> Task instructions
For the data below, please report each line where the word "rules" is found.
===== Entries supplied =====
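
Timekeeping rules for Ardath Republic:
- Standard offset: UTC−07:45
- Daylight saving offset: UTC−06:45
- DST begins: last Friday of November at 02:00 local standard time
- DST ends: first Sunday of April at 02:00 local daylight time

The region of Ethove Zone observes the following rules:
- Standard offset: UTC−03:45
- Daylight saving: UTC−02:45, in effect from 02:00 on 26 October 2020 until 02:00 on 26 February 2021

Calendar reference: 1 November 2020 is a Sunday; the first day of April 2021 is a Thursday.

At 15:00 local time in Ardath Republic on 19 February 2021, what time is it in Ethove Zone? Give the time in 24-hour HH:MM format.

19:00

1 November 2020 is a Sunday, so Fridays fall on 6, 13, 20, 27; the last is November 27.
1 April 2021 is a Thursday, so the first Sunday is April 4.
19 February 2021 falls between 27 November 2020 and 4 April 2021, so daylight saving is in effect and Ardath Republic is at UTC−06:45.
15:00 Ardath Republic + 6h45m = 21:45 UTC.
At the standard offset (UTC−03:45), 21:45 UTC − 3h45m = 18:00 Ethove Zone standard time.
Daylight saving runs 26 October 2020 – 26 February 2021; the standard-time date in Ethove Zone, 19 February 2021, is inside that window, so Ethove Zone is at UTC−02:45.
21:45 UTC − 2h45m = 19:00 Ethove Zone.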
=====
> Solution
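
Timekeeping rules for Ardath Republic:
The region of Ethove Zone observes the following rules: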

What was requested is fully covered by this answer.